TASK BRIEF: Say nothing but the number of lines below in which the string "accepts" appears.

MATERIALS PROVIDED:
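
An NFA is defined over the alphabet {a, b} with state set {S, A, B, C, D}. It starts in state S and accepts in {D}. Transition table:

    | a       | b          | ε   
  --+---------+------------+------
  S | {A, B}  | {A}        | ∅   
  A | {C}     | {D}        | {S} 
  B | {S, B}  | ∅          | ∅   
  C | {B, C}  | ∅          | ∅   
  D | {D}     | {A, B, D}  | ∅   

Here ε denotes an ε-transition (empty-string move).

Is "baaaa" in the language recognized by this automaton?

Start in {S}.
Read 'b': {S} → {S, A}.
Read 'a': {S, A} → {S, A, B, C}.
Read 'a': {S, A, B, C} → {S, A, B, C}.
Read 'a': {S, A, B, C} → {S, A, B, C}.
Read 'a': {S, A, B, C} → {S, A, B, C}.
The final set {S, A, B, C} contains no accepting state.

No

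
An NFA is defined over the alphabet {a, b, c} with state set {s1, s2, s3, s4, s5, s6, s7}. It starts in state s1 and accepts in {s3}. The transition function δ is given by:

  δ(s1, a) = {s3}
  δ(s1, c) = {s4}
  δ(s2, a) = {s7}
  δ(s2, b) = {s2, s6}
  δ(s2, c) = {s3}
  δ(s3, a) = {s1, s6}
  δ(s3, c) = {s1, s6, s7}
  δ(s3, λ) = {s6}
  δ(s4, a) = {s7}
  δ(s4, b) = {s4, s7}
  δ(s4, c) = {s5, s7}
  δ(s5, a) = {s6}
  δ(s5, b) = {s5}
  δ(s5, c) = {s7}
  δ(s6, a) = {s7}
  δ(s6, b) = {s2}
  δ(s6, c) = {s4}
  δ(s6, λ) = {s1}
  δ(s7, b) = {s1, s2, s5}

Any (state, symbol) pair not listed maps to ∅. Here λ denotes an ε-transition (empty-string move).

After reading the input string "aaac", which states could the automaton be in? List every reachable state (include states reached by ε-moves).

Start in {s1}.
Read 'a': {s1} → {s1, s3, s6}.
Read 'a': {s1, s3, s6} → {s1, s3, s6, s7}.
Read 'a': {s1, s3, s6, s7} → {s1, s3, s6, s7}.
Read 'c': {s1, s3, s6, s7} → {s1, s4, s6, s7}.

{s1, s4, s6, s7}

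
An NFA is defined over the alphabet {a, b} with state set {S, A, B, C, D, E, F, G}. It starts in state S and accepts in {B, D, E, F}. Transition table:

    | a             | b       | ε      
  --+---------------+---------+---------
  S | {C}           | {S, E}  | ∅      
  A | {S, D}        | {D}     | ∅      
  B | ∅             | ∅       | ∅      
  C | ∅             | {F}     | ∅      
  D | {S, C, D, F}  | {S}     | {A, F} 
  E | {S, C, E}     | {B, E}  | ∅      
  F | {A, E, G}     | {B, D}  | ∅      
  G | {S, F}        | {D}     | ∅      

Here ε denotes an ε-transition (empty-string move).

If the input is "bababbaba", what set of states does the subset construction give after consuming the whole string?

{S, A, C, D, E, F, G}

Start in {S}.
Read 'b': S→{S, E}; now {S, E}.
Read 'a': S→{C}, E→{S, C, E}; now {S, C, E}.
Read 'b': S→{S, E}, C→{F}, E→{B, E}; now {S, B, E, F}.
Read 'a': S→{C}, B→∅, E→{S, C, E}, F→{A, E, G}; now {S, A, C, E, G}.
Read 'b': S→{S, E}, A→{D}, C→{F}, E→{B, E}, G→{D}; union {S, B, D, E, F}; ε-closure = {S, A, B, D, E, F}.
Read 'b': S→{S, E}, A→{D}, B→∅, D→{S}, E→{B, E}, F→{B, D}; union {S, B, D, E}; ε-closure = {S, A, B, D, E, F}.
Read 'a': S→{C}, A→{S, D}, B→∅, D→{S, C, D, F}, E→{S, C, E}, F→{A, E, G}; now {S, A, C, D, E, F, G}.
Read 'b': S→{S, E}, A→{D}, C→{F}, D→{S}, E→{B, E}, F→{B, D}, G→{D}; union {S, B, D, E, F}; ε-closure = {S, A, B, D, E, F}.
Read 'a': S→{C}, A→{S, D}, B→∅, D→{S, C, D, F}, E→{S, C, E}, F→{A, E, G}; now {S, A, C, D, E, F, G}.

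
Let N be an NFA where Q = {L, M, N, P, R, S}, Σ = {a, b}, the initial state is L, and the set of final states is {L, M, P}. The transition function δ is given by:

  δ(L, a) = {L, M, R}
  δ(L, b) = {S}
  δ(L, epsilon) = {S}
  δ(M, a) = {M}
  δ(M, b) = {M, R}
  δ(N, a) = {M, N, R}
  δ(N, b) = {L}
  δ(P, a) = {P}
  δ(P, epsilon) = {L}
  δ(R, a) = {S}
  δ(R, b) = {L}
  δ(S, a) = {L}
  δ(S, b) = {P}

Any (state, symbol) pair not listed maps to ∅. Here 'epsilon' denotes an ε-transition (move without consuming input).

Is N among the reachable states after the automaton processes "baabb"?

No

Start: ε-closure({L}) = {L, S}.
Read 'b': L→{S}, S→{P}; union {P, S}; ε-closure = {L, P, S}.
Read 'a': L→{L, M, R}, P→{P}, S→{L}; union {L, M, P, R}; ε-closure = {L, M, P, R, S}.
Read 'a': L→{L, M, R}, M→{M}, P→{P}, R→{S}, S→{L}; now {L, M, P, R, S}.
Read 'b': L→{S}, M→{M, R}, P→∅, R→{L}, S→{P}; now {L, M, P, R, S}.
Read 'b': L→{S}, M→{M, R}, P→∅, R→{L}, S→{P}; now {L, M, P, R, S}.
State N is not in {L, M, P, R, S}.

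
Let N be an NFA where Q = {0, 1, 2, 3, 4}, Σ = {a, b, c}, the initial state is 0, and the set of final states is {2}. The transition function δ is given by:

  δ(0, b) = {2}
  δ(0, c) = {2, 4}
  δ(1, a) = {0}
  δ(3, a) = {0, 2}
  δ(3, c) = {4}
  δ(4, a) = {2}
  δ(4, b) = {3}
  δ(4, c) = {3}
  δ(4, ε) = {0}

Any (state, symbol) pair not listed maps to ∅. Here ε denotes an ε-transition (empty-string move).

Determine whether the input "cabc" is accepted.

No

Start in {0}.
Read 'c': {0} → {0, 2, 4}.
Read 'a': {0, 2, 4} → {2}.
Read 'b': {2} → ∅.
The set is empty and remains empty for the remaining 1 symbol.
The final set ∅ contains no accepting state.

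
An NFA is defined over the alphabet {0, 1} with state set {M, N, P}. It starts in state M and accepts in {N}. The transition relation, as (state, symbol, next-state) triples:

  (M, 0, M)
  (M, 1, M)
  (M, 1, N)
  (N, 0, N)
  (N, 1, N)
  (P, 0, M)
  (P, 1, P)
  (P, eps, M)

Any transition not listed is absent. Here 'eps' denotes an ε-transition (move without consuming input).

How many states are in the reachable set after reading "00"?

1

Start in {M}.
Read '0': M→{M}; now {M}.
Read '0': M→{M}; now {M}.
That set has 1 state.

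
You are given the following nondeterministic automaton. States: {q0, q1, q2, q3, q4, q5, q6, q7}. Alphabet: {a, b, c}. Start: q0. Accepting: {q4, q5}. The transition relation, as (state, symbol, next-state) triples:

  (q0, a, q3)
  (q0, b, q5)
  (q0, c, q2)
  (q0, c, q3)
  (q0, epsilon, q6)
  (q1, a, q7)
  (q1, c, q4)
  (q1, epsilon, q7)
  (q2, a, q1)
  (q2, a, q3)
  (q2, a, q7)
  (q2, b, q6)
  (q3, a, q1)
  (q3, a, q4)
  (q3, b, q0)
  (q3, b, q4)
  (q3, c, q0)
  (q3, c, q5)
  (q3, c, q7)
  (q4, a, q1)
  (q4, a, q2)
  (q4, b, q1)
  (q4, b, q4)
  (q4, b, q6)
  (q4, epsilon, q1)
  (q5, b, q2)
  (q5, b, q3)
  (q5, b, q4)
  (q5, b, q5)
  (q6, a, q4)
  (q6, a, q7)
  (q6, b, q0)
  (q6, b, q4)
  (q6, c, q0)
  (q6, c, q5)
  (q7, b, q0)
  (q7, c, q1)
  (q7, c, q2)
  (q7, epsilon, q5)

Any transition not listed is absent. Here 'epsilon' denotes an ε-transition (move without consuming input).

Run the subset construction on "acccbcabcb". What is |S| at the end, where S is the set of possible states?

Start: ε-closure({q0}) = {q0, q6}.
Read 'a': q0→{q3}, q6→{q4, q7}; union {q3, q4, q7}; ε-closure = {q1, q3, q4, q5, q7}.
Read 'c': q1→{q4}, q3→{q0, q5, q7}, q4→∅, q5→∅, q7→{q1, q2}; union {q0, q1, q2, q4, q5, q7}; ε-closure = {q0, q1, q2, q4, q5, q6, q7}.
Read 'c': q0→{q2, q3}, q1→{q4}, q2→∅, q4→∅, q5→∅, q6→{q0, q5}, q7→{q1, q2}; union {q0, q1, q2, q3, q4, q5}; ε-closure = {q0, q1, q2, q3, q4, q5, q6, q7}.
Read 'c': q0→{q2, q3}, q1→{q4}, q2→∅, q3→{q0, q5, q7}, q4→∅, q5→∅, q6→{q0, q5}, q7→{q1, q2}; union {q0, q1, q2, q3, q4, q5, q7}; ε-closure = {q0, q1, q2, q3, q4, q5, q6, q7}.
Read 'b': q0→{q5}, q1→∅, q2→{q6}, q3→{q0, q4}, q4→{q1, q4, q6}, q5→{q2, q3, q4, q5}, q6→{q0, q4}, q7→{q0}; union {q0, q1, q2, q3, q4, q5, q6}; ε-closure = {q0, q1, q2, q3, q4, q5, q6, q7}.
Read 'c': q0→{q2, q3}, q1→{q4}, q2→∅, q3→{q0, q5, q7}, q4→∅, q5→∅, q6→{q0, q5}, q7→{q1, q2}; union {q0, q1, q2, q3, q4, q5, q7}; ε-closure = {q0, q1, q2, q3, q4, q5, q6, q7}.
Read 'a': q0→{q3}, q1→{q7}, q2→{q1, q3, q7}, q3→{q1, q4}, q4→{q1, q2}, q5→∅, q6→{q4, q7}, q7→∅; union {q1, q2, q3, q4, q7}; ε-closure = {q1, q2, q3, q4, q5, q7}.
Read 'b': q1→∅, q2→{q6}, q3→{q0, q4}, q4→{q1, q4, q6}, q5→{q2, q3, q4, q5}, q7→{q0}; union {q0, q1, q2, q3, q4, q5, q6}; ε-closure = {q0, q1, q2, q3, q4, q5, q6, q7}.
Read 'c': q0→{q2, q3}, q1→{q4}, q2→∅, q3→{q0, q5, q7}, q4→∅, q5→∅, q6→{q0, q5}, q7→{q1, q2}; union {q0, q1, q2, q3, q4, q5, q7}; ε-closure = {q0, q1, q2, q3, q4, q5, q6, q7}.
Read 'b': q0→{q5}, q1→∅, q2→{q6}, q3→{q0, q4}, q4→{q1, q4, q6}, q5→{q2, q3, q4, q5}, q6→{q0, q4}, q7→{q0}; union {q0, q1, q2, q3, q4, q5, q6}; ε-closure = {q0, q1, q2, q3, q4, q5, q6, q7}.
That set has 8 states.

8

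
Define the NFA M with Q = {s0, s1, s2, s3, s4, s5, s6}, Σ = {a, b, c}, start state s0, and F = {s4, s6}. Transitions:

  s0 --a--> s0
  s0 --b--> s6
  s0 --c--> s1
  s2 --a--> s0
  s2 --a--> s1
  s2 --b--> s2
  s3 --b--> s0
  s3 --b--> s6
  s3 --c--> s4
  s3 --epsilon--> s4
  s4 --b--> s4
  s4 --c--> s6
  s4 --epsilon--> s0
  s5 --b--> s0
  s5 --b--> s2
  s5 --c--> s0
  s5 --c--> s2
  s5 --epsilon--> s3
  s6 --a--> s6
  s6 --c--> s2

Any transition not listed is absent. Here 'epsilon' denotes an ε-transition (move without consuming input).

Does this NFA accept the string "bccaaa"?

No

Start in {s0}.
Read 'b': s0→{s6}; now {s6}.
Read 'c': s6→{s2}; now {s2}.
Read 'c': s2→∅; now ∅.
The set is empty and remains empty for the remaining 3 symbols.
The final set ∅ contains no accepting state.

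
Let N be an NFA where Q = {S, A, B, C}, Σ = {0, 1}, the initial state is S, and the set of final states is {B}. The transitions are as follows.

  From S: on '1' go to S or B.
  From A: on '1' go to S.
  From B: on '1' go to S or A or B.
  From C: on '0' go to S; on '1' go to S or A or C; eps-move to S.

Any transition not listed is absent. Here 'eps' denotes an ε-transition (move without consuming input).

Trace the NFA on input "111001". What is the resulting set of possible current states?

∅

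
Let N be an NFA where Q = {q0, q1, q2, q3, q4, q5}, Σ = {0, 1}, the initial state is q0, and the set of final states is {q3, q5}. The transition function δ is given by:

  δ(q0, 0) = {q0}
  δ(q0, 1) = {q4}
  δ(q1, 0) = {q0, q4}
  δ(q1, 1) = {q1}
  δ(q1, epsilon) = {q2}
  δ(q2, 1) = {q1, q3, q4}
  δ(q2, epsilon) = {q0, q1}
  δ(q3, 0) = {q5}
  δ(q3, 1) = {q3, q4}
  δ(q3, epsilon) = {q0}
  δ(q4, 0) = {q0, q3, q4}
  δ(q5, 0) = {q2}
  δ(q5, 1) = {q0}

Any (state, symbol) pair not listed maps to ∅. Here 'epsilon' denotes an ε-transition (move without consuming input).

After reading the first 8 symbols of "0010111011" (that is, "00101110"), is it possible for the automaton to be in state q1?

No

Start in {q0}.
Read '0': q0→{q0}; now {q0}.
Read '0': q0→{q0}; now {q0}.
Read '1': q0→{q4}; now {q4}.
Read '0': q4→{q0, q3, q4}; now {q0, q3, q4}.
Read '1': q0→{q4}, q3→{q3, q4}, q4→∅; union {q3, q4}; ε-closure = {q0, q3, q4}.
Read '1': q0→{q4}, q3→{q3, q4}, q4→∅; union {q3, q4}; ε-closure = {q0, q3, q4}.
Read '1': q0→{q4}, q3→{q3, q4}, q4→∅; union {q3, q4}; ε-closure = {q0, q3, q4}.
Read '0': q0→{q0}, q3→{q5}, q4→{q0, q3, q4}; now {q0, q3, q4, q5}.
State q1 is not in {q0, q3, q4, q5}.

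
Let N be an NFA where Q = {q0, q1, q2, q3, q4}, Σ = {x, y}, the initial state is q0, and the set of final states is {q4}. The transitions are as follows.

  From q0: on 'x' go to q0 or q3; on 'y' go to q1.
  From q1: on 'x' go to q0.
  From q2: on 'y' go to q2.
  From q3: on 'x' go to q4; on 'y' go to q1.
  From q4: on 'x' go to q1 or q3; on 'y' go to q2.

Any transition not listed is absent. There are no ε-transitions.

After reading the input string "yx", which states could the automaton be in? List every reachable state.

Start in {q0}.
Read 'y': q0→{q1}; now {q1}.
Read 'x': q1→{q0}; now {q0}.

{q0}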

COMPLETED EXERCISE: 4